- **ASSIGNMENT**
Produce an exact copy of the first line of the data below and each line after it, please, up to and including the one with "0.0001 0.0002 0.0002 0.0000".

#####

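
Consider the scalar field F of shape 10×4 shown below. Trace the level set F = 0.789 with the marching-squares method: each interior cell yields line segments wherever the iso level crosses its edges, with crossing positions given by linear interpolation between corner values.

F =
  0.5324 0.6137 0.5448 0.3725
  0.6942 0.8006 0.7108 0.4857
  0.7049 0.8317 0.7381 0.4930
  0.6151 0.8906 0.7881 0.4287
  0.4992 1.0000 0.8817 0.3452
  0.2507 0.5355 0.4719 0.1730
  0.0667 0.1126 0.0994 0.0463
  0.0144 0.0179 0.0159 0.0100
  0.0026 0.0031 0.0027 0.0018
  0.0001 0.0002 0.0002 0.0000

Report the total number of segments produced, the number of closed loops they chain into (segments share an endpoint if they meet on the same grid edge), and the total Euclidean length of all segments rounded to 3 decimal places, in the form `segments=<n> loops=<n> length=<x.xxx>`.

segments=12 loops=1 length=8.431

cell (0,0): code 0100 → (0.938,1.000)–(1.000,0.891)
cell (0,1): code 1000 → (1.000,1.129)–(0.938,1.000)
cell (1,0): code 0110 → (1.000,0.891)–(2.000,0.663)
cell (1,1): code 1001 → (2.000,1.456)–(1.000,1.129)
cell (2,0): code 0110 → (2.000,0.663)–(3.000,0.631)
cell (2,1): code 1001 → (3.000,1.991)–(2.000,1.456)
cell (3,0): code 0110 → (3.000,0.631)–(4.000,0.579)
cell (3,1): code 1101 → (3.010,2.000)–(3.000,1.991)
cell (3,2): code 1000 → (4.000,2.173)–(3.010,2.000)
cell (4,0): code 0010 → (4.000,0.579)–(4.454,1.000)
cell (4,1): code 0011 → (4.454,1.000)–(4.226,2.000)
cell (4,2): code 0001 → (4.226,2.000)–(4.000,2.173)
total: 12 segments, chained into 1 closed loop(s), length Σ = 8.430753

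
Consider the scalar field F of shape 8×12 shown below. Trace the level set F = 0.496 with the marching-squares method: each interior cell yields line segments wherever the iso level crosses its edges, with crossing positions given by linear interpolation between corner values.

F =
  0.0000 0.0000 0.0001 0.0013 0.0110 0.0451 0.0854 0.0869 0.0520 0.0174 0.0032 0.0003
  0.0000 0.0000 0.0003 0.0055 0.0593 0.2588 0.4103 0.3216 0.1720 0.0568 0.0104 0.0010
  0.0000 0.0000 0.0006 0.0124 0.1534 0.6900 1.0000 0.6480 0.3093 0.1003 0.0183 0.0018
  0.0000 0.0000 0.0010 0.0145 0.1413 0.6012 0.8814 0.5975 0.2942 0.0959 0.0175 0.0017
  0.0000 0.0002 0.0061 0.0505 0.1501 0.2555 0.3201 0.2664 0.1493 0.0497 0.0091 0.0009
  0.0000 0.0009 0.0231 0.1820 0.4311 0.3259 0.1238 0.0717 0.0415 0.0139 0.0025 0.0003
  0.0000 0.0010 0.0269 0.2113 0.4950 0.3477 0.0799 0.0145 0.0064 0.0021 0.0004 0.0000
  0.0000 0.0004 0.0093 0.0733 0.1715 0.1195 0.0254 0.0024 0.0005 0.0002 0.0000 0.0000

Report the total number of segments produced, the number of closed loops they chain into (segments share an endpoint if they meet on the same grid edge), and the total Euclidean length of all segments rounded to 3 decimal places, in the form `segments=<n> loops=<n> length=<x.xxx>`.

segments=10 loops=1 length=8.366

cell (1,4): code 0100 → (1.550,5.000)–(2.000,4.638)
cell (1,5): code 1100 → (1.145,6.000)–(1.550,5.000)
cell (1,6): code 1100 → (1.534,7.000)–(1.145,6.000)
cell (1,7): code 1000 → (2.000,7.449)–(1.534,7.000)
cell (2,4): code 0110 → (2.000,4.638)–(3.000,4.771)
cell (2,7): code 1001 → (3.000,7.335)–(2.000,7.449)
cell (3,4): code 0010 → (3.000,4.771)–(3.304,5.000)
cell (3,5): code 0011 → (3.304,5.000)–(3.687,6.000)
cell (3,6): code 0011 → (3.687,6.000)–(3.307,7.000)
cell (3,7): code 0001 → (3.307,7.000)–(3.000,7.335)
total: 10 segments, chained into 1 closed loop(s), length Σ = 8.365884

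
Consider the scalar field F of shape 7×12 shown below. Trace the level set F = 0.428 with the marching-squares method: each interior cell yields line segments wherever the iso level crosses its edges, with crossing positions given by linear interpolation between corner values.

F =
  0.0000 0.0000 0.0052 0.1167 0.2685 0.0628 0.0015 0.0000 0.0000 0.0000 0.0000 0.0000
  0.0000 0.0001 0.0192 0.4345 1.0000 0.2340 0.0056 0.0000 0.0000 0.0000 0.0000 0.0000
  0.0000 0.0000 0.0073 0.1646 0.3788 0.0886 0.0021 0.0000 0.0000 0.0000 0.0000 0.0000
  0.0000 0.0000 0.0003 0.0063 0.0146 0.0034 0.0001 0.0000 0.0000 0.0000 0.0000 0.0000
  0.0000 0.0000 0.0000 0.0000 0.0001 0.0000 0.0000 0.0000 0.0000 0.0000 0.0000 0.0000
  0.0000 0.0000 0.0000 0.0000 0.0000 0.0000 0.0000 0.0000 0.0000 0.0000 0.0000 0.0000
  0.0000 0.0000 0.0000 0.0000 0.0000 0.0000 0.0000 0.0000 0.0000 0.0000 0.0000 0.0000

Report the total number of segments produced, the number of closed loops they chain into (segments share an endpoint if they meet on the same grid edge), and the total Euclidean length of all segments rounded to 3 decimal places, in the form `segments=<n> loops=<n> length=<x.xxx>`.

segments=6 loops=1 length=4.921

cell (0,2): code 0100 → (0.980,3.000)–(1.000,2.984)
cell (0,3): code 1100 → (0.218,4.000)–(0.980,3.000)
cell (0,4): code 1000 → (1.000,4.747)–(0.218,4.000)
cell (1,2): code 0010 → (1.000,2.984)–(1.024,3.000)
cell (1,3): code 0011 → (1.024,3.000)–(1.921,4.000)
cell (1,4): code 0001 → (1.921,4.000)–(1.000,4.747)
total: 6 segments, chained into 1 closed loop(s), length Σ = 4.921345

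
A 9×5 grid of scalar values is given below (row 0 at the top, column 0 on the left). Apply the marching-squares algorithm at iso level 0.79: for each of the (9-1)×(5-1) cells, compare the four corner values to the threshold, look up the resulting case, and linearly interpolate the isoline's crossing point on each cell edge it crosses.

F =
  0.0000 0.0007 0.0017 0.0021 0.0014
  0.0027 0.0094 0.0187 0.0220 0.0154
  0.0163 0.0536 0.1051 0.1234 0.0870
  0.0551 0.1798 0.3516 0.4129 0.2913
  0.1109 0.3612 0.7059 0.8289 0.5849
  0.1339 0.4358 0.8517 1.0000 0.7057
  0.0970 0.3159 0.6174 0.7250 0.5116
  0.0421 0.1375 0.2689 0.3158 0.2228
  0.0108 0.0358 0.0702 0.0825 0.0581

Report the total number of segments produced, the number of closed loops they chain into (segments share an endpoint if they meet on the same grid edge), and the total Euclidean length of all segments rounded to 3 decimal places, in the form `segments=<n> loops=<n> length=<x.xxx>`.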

#####

- **YOUR SOLUTION**
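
Consider the scalar field F of shape 10×4 shown below. Trace the level set F = 0.789 with the marching-squares method: each interior cell yields line segments wherever the iso level crosses its edges, with crossing positions given by linear interpolation between corner values.

F =
  0.5324 0.6137 0.5448 0.3725
  0.6942 0.8006 0.7108 0.4857
  0.7049 0.8317 0.7381 0.4930
  0.6151 0.8906 0.7881 0.4287
  0.4992 1.0000 0.8817 0.3452
  0.2507 0.5355 0.4719 0.1730
  0.0667 0.1126 0.0994 0.0463
  0.0144 0.0179 0.0159 0.0100
  0.0026 0.0031 0.0027 0.0018
  0.0001 0.0002 0.0002 0.0000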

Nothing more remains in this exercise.